Saved entries:
<<<<

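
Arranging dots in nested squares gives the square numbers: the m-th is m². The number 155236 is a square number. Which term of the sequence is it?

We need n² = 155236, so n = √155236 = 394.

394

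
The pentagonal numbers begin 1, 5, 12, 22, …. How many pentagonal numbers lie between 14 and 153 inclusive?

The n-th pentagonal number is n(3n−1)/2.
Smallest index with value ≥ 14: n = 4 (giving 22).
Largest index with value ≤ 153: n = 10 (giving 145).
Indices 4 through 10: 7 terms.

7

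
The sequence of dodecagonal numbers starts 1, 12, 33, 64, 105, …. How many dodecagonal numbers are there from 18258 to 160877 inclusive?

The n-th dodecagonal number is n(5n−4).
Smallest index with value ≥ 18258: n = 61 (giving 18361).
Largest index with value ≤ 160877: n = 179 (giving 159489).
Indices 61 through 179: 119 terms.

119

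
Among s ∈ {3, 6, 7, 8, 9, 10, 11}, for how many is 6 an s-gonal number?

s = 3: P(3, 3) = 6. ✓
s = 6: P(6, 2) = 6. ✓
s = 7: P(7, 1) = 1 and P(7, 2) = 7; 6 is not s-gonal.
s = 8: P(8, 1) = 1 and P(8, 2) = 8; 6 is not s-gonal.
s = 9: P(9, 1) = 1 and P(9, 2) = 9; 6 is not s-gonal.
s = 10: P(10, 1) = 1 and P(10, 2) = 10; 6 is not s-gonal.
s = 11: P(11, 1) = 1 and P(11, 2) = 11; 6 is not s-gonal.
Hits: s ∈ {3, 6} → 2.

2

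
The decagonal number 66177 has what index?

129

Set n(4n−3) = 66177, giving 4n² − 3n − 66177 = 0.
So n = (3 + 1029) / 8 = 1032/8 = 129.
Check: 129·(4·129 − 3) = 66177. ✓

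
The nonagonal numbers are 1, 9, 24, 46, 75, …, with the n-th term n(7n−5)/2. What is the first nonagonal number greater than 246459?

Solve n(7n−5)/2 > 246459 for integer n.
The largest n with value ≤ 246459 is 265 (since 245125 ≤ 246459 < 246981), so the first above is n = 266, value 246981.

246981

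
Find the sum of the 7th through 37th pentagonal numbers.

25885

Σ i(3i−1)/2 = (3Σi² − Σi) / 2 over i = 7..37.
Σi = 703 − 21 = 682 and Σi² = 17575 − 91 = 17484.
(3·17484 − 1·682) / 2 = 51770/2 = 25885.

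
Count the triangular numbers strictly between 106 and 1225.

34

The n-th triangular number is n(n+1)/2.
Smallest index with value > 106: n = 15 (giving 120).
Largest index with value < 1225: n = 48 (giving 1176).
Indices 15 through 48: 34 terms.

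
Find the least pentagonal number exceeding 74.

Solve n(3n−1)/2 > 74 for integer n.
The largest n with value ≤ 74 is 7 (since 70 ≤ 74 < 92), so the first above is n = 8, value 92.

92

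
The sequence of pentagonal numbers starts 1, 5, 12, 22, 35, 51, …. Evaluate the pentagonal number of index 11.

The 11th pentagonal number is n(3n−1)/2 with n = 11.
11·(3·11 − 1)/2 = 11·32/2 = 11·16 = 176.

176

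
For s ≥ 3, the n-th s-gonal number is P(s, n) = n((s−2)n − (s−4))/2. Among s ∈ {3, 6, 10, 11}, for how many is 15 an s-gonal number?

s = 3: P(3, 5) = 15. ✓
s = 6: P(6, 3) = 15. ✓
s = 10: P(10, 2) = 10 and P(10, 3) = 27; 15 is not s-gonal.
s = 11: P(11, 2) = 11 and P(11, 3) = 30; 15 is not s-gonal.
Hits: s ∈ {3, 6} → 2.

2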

>>>>

Exercise » Type the data out again, exactly.

Solution below »
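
Arranging dots in nested squares gives the square numbers: the m-th is m². The number 155236 is a square number. Which term of the sequence is it?

We need n² = 155236, so n = √155236 = 394.

394

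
The pentagonal numbers begin 1, 5, 12, 22, …. How many pentagonal numbers lie between 14 and 153 inclusive?

The n-th pentagonal number is n(3n−1)/2.
Smallest index with value ≥ 14: n = 4 (giving 22).
Largest index with value ≤ 153: n = 10 (giving 145).
Indices 4 through 10: 7 terms.

7

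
The sequence of dodecagonal numbers starts 1, 12, 33, 64, 105, …. How many dodecagonal numbers are there from 18258 to 160877 inclusive?

The n-th dodecagonal number is n(5n−4).
Smallest index with value ≥ 18258: n = 61 (giving 18361).
Largest index with value ≤ 160877: n = 179 (giving 159489).
Indices 61 through 179: 119 terms.

119

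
Among s ∈ {3, 6, 7, 8, 9, 10, 11}, for how many is 6 an s-gonal number?

s = 3: P(3, 3) = 6. ✓
s = 6: P(6, 2) = 6. ✓
s = 7: P(7, 1) = 1 and P(7, 2) = 7; 6 is not s-gonal.
s = 8: P(8, 1) = 1 and P(8, 2) = 8; 6 is not s-gonal.
s = 9: P(9, 1) = 1 and P(9, 2) = 9; 6 is not s-gonal.
s = 10: P(10, 1) = 1 and P(10, 2) = 10; 6 is not s-gonal.
s = 11: P(11, 1) = 1 and P(11, 2) = 11; 6 is not s-gonal.
Hits: s ∈ {3, 6} → 2.

2

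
The decagonal number 66177 has what index?

129

Set n(4n−3) = 66177, giving 4n² − 3n − 66177 = 0.
So n = (3 + 1029) / 8 = 1032/8 = 129.
Check: 129·(4·129 − 3) = 66177. ✓

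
The nonagonal numbers are 1, 9, 24, 46, 75, …, with the n-th term n(7n−5)/2. What is the first nonagonal number greater than 246459?

Solve n(7n−5)/2 > 246459 for integer n.
The largest n with value ≤ 246459 is 265 (since 245125 ≤ 246459 < 246981), so the first above is n = 266, value 246981.

246981

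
Find the sum of the 7th through 37th pentagonal numbers.

25885

Σ i(3i−1)/2 = (3Σi² − Σi) / 2 over i = 7..37.
Σi = 703 − 21 = 682 and Σi² = 17575 − 91 = 17484.
(3·17484 − 1·682) / 2 = 51770/2 = 25885.

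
Count the triangular numbers strictly between 106 and 1225.

34

The n-th triangular number is n(n+1)/2.
Smallest index with value > 106: n = 15 (giving 120).
Largest index with value < 1225: n = 48 (giving 1176).
Indices 15 through 48: 34 terms.

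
Find the least pentagonal number exceeding 74.

Solve n(3n−1)/2 > 74 for integer n.
The largest n with value ≤ 74 is 7 (since 70 ≤ 74 < 92), so the first above is n = 8, value 92.

92

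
The sequence of pentagonal numbers starts 1, 5, 12, 22, 35, 51, …. Evaluate the pentagonal number of index 11.

The 11th pentagonal number is n(3n−1)/2 with n = 11.
11·(3·11 − 1)/2 = 11·32/2 = 11·16 = 176.

176

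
For s ≥ 3, the n-th s-gonal number is P(s, n) = n((s−2)n − (s−4))/2. Among s ∈ {3, 6, 10, 11}, for how many is 15 an s-gonal number?

s = 3: P(3, 5) = 15. ✓
s = 6: P(6, 3) = 15. ✓
s = 10: P(10, 2) = 10 and P(10, 3) = 27; 15 is not s-gonal.
s = 11: P(11, 2) = 11 and P(11, 3) = 30; 15 is not s-gonal.
Hits: s ∈ {3, 6} → 2.

2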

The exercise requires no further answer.